## Aim of the task
Begin at the line below that has "Find all integer" and stop after the line that has "x³ - 5 y³ = -15.". Please restate only those lines, word for word.

[Collected data]
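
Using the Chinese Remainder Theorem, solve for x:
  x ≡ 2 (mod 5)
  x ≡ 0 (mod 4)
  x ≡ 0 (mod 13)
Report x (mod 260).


Moduli 5, 4, 13 are pairwise coprime; by CRT there is a unique solution modulo M = 5 · 4 · 13 = 260.
Solve pairwise, accumulating the modulus:
  Start with x ≡ 2 (mod 5).
  Combine with x ≡ 0 (mod 4): since gcd(5, 4) = 1, we get a unique residue mod 20.
    Write x = 2 + 5·t and substitute into x ≡ 0 (mod 4): 5·t ≡ 0 − 2 = -2 (mod 4).
    Reduce coefficients mod 4: 1·t ≡ 2 (mod 4).
    So t ≡ 2 (mod 4).
    Then x = 2 + 5·2 = 12, valid modulo lcm(5, 4) = 20: x ≡ 12 (mod 20).
  Combine with x ≡ 0 (mod 13): since gcd(20, 13) = 1, we get a unique residue mod 260.
    Write x = 12 + 20·t and substitute into x ≡ 0 (mod 13): 20·t ≡ 0 − 12 = -12 (mod 13).
    Reduce coefficients mod 13: 7·t ≡ 1 (mod 13).
    The inverse of 7 mod 13 is 2 (since 7·2 = 14 = 1·13 + 1), so t ≡ 2·1 = 2 ≡ 2 (mod 13).
    Then x = 12 + 20·2 = 52, valid modulo lcm(20, 13) = 260: x ≡ 52 (mod 260).
Verify: 52 mod 5 = 2 ✓, 52 mod 4 = 0 ✓, 52 mod 13 = 0 ✓.

x ≡ 52 (mod 260).


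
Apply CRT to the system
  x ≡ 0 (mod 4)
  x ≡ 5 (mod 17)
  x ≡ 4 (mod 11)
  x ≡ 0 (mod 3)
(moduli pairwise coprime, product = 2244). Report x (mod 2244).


Product of moduli M = 4 · 17 · 11 · 3 = 2244.
Merge one congruence at a time:
  Start: x ≡ 0 (mod 4).
  Combine with x ≡ 5 (mod 17); new modulus lcm = 68.
    Write x = 0 + 4·t and substitute into x ≡ 5 (mod 17): 4·t ≡ 5 − 0 = 5 (mod 17).
    The inverse of 4 mod 17 is 13 (since 4·13 = 52 = 3·17 + 1), so t ≡ 13·5 = 65 ≡ 14 (mod 17).
    Then x = 0 + 4·14 = 56, valid modulo lcm(4, 17) = 68: x ≡ 56 (mod 68).
  Combine with x ≡ 4 (mod 11); new modulus lcm = 748.
    Write x = 56 + 68·t and substitute into x ≡ 4 (mod 11): 68·t ≡ 4 − 56 = -52 (mod 11).
    Reduce coefficients mod 11: 2·t ≡ 3 (mod 11).
    The inverse of 2 mod 11 is 6 (since 2·6 = 12 = 1·11 + 1), so t ≡ 6·3 = 18 ≡ 7 (mod 11).
    Then x = 56 + 68·7 = 532, valid modulo lcm(68, 11) = 748: x ≡ 532 (mod 748).
  Combine with x ≡ 0 (mod 3); new modulus lcm = 2244.
    Write x = 532 + 748·t and substitute into x ≡ 0 (mod 3): 748·t ≡ 0 − 532 = -532 (mod 3).
    Reduce coefficients mod 3: 1·t ≡ 2 (mod 3).
    So t ≡ 2 (mod 3).
    Then x = 532 + 748·2 = 2028, valid modulo lcm(748, 3) = 2244: x ≡ 2028 (mod 2244).
Verify against each original: 2028 mod 4 = 0, 2028 mod 17 = 5, 2028 mod 11 = 4, 2028 mod 3 = 0.

x ≡ 2028 (mod 2244).


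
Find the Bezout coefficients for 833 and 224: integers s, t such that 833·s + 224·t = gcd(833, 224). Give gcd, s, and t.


Euclidean algorithm on (833, 224) — divide until remainder is 0:
  833 = 3 · 224 + 161
  224 = 1 · 161 + 63
  161 = 2 · 63 + 35
  63 = 1 · 35 + 28
  35 = 1 · 28 + 7
  28 = 4 · 7 + 0
gcd(833, 224) = 7.
Track Bezout coefficients alongside the remainders: start with r₀ = 833 = a·1 + b·0 (s = 1, t = 0) and r₁ = 224 = a·0 + b·1 (s = 0, t = 1); each new remainder r_{k+1} = r_{k-1} − q_k·r_k inherits s_{k+1} = s_{k-1} − q_k·s_k, t_{k+1} = t_{k-1} − q_k·t_k, so r_k = a·s_k + b·t_k at every step:
  q = 3: r = 161, s = 1 − 3·0 = 1, t = 0 − 3·1 = -3  (check: 833·1 + 224·(-3) = 161)
  q = 1: r = 63, s = 0 − 1·1 = -1, t = 1 − 1·(-3) = 4  (check: 833·(-1) + 224·4 = 63)
  q = 2: r = 35, s = 1 − 2·(-1) = 3, t = -3 − 2·4 = -11  (check: 833·3 + 224·(-11) = 35)
  q = 1: r = 28, s = -1 − 1·3 = -4, t = 4 − 1·(-11) = 15  (check: 833·(-4) + 224·15 = 28)
  q = 1: r = 7, s = 3 − 1·(-4) = 7, t = -11 − 1·15 = -26  (check: 833·7 + 224·(-26) = 7)
The row with r = 7 (the gcd) gives the Bezout coefficients s = 7, t = -26.
Result: 833 · (7) + 224 · (-26) = 7.

gcd(833, 224) = 7; s = 7, t = -26 (check: 833·7 + 224·(-26) = 7).


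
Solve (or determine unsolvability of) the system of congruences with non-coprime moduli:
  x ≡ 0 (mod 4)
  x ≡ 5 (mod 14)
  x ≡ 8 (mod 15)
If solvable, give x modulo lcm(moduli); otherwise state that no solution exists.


Moduli 4, 14, 15 are not pairwise coprime, so CRT works modulo lcm(m_i) when all pairwise compatibility conditions hold.
Pairwise compatibility: gcd(m_i, m_j) must divide a_i - a_j for every pair.
Merge one congruence at a time:
  Start: x ≡ 0 (mod 4).
  Combine with x ≡ 5 (mod 14): gcd(4, 14) = 2, and 5 - 0 = 5 is NOT divisible by 2.
    ⇒ system is inconsistent (no integer solution).

No solution (the system is inconsistent).


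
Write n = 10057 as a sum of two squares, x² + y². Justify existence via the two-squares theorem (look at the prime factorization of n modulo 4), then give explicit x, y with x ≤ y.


Step 1: Factor n = 10057 = 89 · 113.
Step 2: Check the mod-4 condition on each prime factor: 89 ≡ 1 (mod 4), exponent 1; 113 ≡ 1 (mod 4), exponent 1.
All primes ≡ 3 (mod 4) appear to even exponent (or don't appear), so by the two-squares theorem n IS expressible as a sum of two squares.
Step 3: Build a representation. Here n = 89 · 113 is a product of primes ≡ 1 (mod 4). Each prime p ≡ 1 (mod 4) is itself a sum of two squares; find a² by testing p − a² for a perfect square:
  89: 89 − 1² = 88, 89 − 2² = 85, 89 − 3² = 80, 89 − 4² = 73, 89 − 5² = 64 = 8² ⇒ 89 = 5² + 8².
  113: 113 − 1² = 112, 113 − 2² = 109, 113 − 3² = 104, 113 − 4² = 97, 113 − 5² = 88, 113 − 6² = 77, 113 − 7² = 64 = 8² ⇒ 113 = 7² + 8².
  Combine using the Brahmagupta–Fibonacci identity (a² + b²)(c² + d²) = (ac − bd)² + (ad + bc)² = (ac + bd)² + (ad − bc)²:
  89 · 113 = 10057: from (5² + 8²)(7² + 8²), take (5·7 − 8·8, 5·8 + 8·7) = (35 − 64, 40 + 56) = (-29, 96); dropping signs (only squares matter) gives (29, 96); check 29² + 96² = 841 + 9216 = 10057 ✓.
Step 4: Order so x ≤ y and verify: 29² + 96² = 841 + 9216 = 10057 = n. ✓

n = 10057 = 29² + 96² (one valid representation with x ≤ y).


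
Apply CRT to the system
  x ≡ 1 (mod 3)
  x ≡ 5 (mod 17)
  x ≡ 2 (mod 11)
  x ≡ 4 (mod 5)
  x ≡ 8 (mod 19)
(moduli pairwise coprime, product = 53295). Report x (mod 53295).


Product of moduli M = 3 · 17 · 11 · 5 · 19 = 53295.
Merge one congruence at a time:
  Start: x ≡ 1 (mod 3).
  Combine with x ≡ 5 (mod 17); new modulus lcm = 51.
    Write x = 1 + 3·t and substitute into x ≡ 5 (mod 17): 3·t ≡ 5 − 1 = 4 (mod 17).
    The inverse of 3 mod 17 is 6 (since 3·6 = 18 = 1·17 + 1), so t ≡ 6·4 = 24 ≡ 7 (mod 17).
    Then x = 1 + 3·7 = 22, valid modulo lcm(3, 17) = 51: x ≡ 22 (mod 51).
  Combine with x ≡ 2 (mod 11); new modulus lcm = 561.
    Write x = 22 + 51·t and substitute into x ≡ 2 (mod 11): 51·t ≡ 2 − 22 = -20 (mod 11).
    Reduce coefficients mod 11: 7·t ≡ 2 (mod 11).
    The inverse of 7 mod 11 is 8 (since 7·8 = 56 = 5·11 + 1), so t ≡ 8·2 = 16 ≡ 5 (mod 11).
    Then x = 22 + 51·5 = 277, valid modulo lcm(51, 11) = 561: x ≡ 277 (mod 561).
  Combine with x ≡ 4 (mod 5); new modulus lcm = 2805.
    Write x = 277 + 561·t and substitute into x ≡ 4 (mod 5): 561·t ≡ 4 − 277 = -273 (mod 5).
    Reduce coefficients mod 5: 1·t ≡ 2 (mod 5).
    So t ≡ 2 (mod 5).
    Then x = 277 + 561·2 = 1399, valid modulo lcm(561, 5) = 2805: x ≡ 1399 (mod 2805).
  Combine with x ≡ 8 (mod 19); new modulus lcm = 53295.
    Write x = 1399 + 2805·t and substitute into x ≡ 8 (mod 19): 2805·t ≡ 8 − 1399 = -1391 (mod 19).
    Reduce coefficients mod 19: 12·t ≡ 15 (mod 19).
    The inverse of 12 mod 19 is 8 (since 12·8 = 96 = 5·19 + 1), so t ≡ 8·15 = 120 ≡ 6 (mod 19).
    Then x = 1399 + 2805·6 = 18229, valid modulo lcm(2805, 19) = 53295: x ≡ 18229 (mod 53295).
Verify against each original: 18229 mod 3 = 1, 18229 mod 17 = 5, 18229 mod 11 = 2, 18229 mod 5 = 4, 18229 mod 19 = 8.

x ≡ 18229 (mod 53295).


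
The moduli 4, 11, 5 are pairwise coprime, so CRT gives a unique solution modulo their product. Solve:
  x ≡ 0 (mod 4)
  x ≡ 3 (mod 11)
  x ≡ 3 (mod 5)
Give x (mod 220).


Moduli 4, 11, 5 are pairwise coprime; by CRT there is a unique solution modulo M = 4 · 11 · 5 = 220.
Solve pairwise, accumulating the modulus:
  Start with x ≡ 0 (mod 4).
  Combine with x ≡ 3 (mod 11): since gcd(4, 11) = 1, we get a unique residue mod 44.
    Write x = 0 + 4·t and substitute into x ≡ 3 (mod 11): 4·t ≡ 3 − 0 = 3 (mod 11).
    The inverse of 4 mod 11 is 3 (since 4·3 = 12 = 1·11 + 1), so t ≡ 3·3 = 9 ≡ 9 (mod 11).
    Then x = 0 + 4·9 = 36, valid modulo lcm(4, 11) = 44: x ≡ 36 (mod 44).
  Combine with x ≡ 3 (mod 5): since gcd(44, 5) = 1, we get a unique residue mod 220.
    Write x = 36 + 44·t and substitute into x ≡ 3 (mod 5): 44·t ≡ 3 − 36 = -33 (mod 5).
    Reduce coefficients mod 5: 4·t ≡ 2 (mod 5).
    The inverse of 4 mod 5 is 4 (since 4·4 = 16 = 3·5 + 1), so t ≡ 4·2 = 8 ≡ 3 (mod 5).
    Then x = 36 + 44·3 = 168, valid modulo lcm(44, 5) = 220: x ≡ 168 (mod 220).
Verify: 168 mod 4 = 0 ✓, 168 mod 11 = 3 ✓, 168 mod 5 = 3 ✓.

x ≡ 168 (mod 220).


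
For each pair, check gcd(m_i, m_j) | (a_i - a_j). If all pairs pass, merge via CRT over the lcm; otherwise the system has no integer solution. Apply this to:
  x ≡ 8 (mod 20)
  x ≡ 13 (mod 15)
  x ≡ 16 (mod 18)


Moduli 20, 15, 18 are not pairwise coprime, so CRT works modulo lcm(m_i) when all pairwise compatibility conditions hold.
Pairwise compatibility: gcd(m_i, m_j) must divide a_i - a_j for every pair.
Merge one congruence at a time:
  Start: x ≡ 8 (mod 20).
  Combine with x ≡ 13 (mod 15): gcd(20, 15) = 5; 13 - 8 = 5, which IS divisible by 5, so compatible.
    Write x = 8 + 20·t and substitute into x ≡ 13 (mod 15): 20·t ≡ 13 − 8 = 5 (mod 15).
    Divide the congruence (and modulus) by g = 5: 4·t ≡ 1 (mod 3).
    Reduce coefficients mod 3: 1·t ≡ 1 (mod 3).
    So t ≡ 1 (mod 3).
    Then x = 8 + 20·1 = 28, valid modulo lcm(20, 15) = 60: x ≡ 28 (mod 60).
  Combine with x ≡ 16 (mod 18): gcd(60, 18) = 6; 16 - 28 = -12, which IS divisible by 6, so compatible.
    Write x = 28 + 60·t and substitute into x ≡ 16 (mod 18): 60·t ≡ 16 − 28 = -12 (mod 18).
    Divide the congruence (and modulus) by g = 6: 10·t ≡ -2 (mod 3).
    Reduce coefficients mod 3: 1·t ≡ 1 (mod 3).
    So t ≡ 1 (mod 3).
    Then x = 28 + 60·1 = 88, valid modulo lcm(60, 18) = 180: x ≡ 88 (mod 180).
Verify: 88 mod 20 = 8, 88 mod 15 = 13, 88 mod 18 = 16.

x ≡ 88 (mod 180).


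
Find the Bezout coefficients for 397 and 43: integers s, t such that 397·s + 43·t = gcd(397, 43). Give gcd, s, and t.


Euclidean algorithm on (397, 43) — divide until remainder is 0:
  397 = 9 · 43 + 10
  43 = 4 · 10 + 3
  10 = 3 · 3 + 1
  3 = 3 · 1 + 0
gcd(397, 43) = 1.
Track Bezout coefficients alongside the remainders: start with r₀ = 397 = a·1 + b·0 (s = 1, t = 0) and r₁ = 43 = a·0 + b·1 (s = 0, t = 1); each new remainder r_{k+1} = r_{k-1} − q_k·r_k inherits s_{k+1} = s_{k-1} − q_k·s_k, t_{k+1} = t_{k-1} − q_k·t_k, so r_k = a·s_k + b·t_k at every step:
  q = 9: r = 10, s = 1 − 9·0 = 1, t = 0 − 9·1 = -9  (check: 397·1 + 43·(-9) = 10)
  q = 4: r = 3, s = 0 − 4·1 = -4, t = 1 − 4·(-9) = 37  (check: 397·(-4) + 43·37 = 3)
  q = 3: r = 1, s = 1 − 3·(-4) = 13, t = -9 − 3·37 = -120  (check: 397·13 + 43·(-120) = 1)
The row with r = 1 (the gcd) gives the Bezout coefficients s = 13, t = -120.
Result: 397 · (13) + 43 · (-120) = 1.

gcd(397, 43) = 1; s = 13, t = -120 (check: 397·13 + 43·(-120) = 1).


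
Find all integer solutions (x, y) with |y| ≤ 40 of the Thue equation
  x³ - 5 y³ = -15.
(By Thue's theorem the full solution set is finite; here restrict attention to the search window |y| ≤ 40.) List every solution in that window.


The equation is x³ - 5y³ = -15. For fixed y, x³ = 5·y³ − 15, so a solution requires the RHS to be a perfect cube.
Strategy: iterate y from -40 to 40, compute RHS = 5·y³ − 15, and check whether it is a (positive or negative) perfect cube.
Check small values of y:
  y = 0: RHS = -15 is not a perfect cube.
  y = 1: RHS = -10 is not a perfect cube.
  y = -1: RHS = -20 is not a perfect cube.
  y = 2: RHS = 25 is not a perfect cube.
  y = -2: RHS = -55 is not a perfect cube.
  y = 3: RHS = 120 is not a perfect cube.
  y = -3: RHS = -150 is not a perfect cube.
Continuing the search up to |y| = 40 finds no solutions either.
No (x, y) in the scanned range satisfies the equation.

No integer solutions with |y| ≤ 40.


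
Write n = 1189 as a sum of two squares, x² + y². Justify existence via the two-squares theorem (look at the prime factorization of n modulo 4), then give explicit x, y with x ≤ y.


Step 1: Factor n = 1189 = 29 · 41.
Step 2: Check the mod-4 condition on each prime factor: 29 ≡ 1 (mod 4), exponent 1; 41 ≡ 1 (mod 4), exponent 1.
All primes ≡ 3 (mod 4) appear to even exponent (or don't appear), so by the two-squares theorem n IS expressible as a sum of two squares.
Step 3: Build a representation. Here n = 29 · 41 is a product of primes ≡ 1 (mod 4). Each prime p ≡ 1 (mod 4) is itself a sum of two squares; find a² by testing p − a² for a perfect square:
  29: 29 − 1² = 28, 29 − 2² = 25 = 5² ⇒ 29 = 2² + 5².
  41: 41 − 1² = 40, 41 − 2² = 37, 41 − 3² = 32, 41 − 4² = 25 = 5² ⇒ 41 = 4² + 5².
  Combine using the Brahmagupta–Fibonacci identity (a² + b²)(c² + d²) = (ac − bd)² + (ad + bc)² = (ac + bd)² + (ad − bc)²:
  29 · 41 = 1189: from (2² + 5²)(4² + 5²), take (2·4 − 5·5, 2·5 + 5·4) = (8 − 25, 10 + 20) = (-17, 30); dropping signs (only squares matter) gives (17, 30); check 17² + 30² = 289 + 900 = 1189 ✓.
Step 4: Order so x ≤ y and verify: 17² + 30² = 289 + 900 = 1189 = n. ✓

n = 1189 = 17² + 30² (one valid representation with x ≤ y).


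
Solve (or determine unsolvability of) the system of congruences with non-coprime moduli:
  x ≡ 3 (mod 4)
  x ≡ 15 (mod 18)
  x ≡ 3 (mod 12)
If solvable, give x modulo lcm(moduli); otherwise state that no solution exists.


Moduli 4, 18, 12 are not pairwise coprime, so CRT works modulo lcm(m_i) when all pairwise compatibility conditions hold.
Pairwise compatibility: gcd(m_i, m_j) must divide a_i - a_j for every pair.
Merge one congruence at a time:
  Start: x ≡ 3 (mod 4).
  Combine with x ≡ 15 (mod 18): gcd(4, 18) = 2; 15 - 3 = 12, which IS divisible by 2, so compatible.
    Write x = 3 + 4·t and substitute into x ≡ 15 (mod 18): 4·t ≡ 15 − 3 = 12 (mod 18).
    Divide the congruence (and modulus) by g = 2: 2·t ≡ 6 (mod 9).
    The inverse of 2 mod 9 is 5 (since 2·5 = 10 = 1·9 + 1), so t ≡ 5·6 = 30 ≡ 3 (mod 9).
    Then x = 3 + 4·3 = 15, valid modulo lcm(4, 18) = 36: x ≡ 15 (mod 36).
  Combine with x ≡ 3 (mod 12): gcd(36, 12) = 12; 3 - 15 = -12, which IS divisible by 12, so compatible.
    Write x = 15 + 36·t and substitute into x ≡ 3 (mod 12): 36·t ≡ 3 − 15 = -12 (mod 12).
    Divide the congruence (and modulus) by g = 12: 3·t ≡ -1 (mod 1).
    Modulo 1 every t works; take t = 0.
    Then x = 15 + 36·0 = 15, valid modulo lcm(36, 12) = 36: x ≡ 15 (mod 36).
Verify: 15 mod 4 = 3, 15 mod 18 = 15, 15 mod 12 = 3.

x ≡ 15 (mod 36).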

## Solved problem
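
Find all integer solutions (x, y) with |y| ≤ 40 of the Thue equation
  x³ - 5 y³ = -15.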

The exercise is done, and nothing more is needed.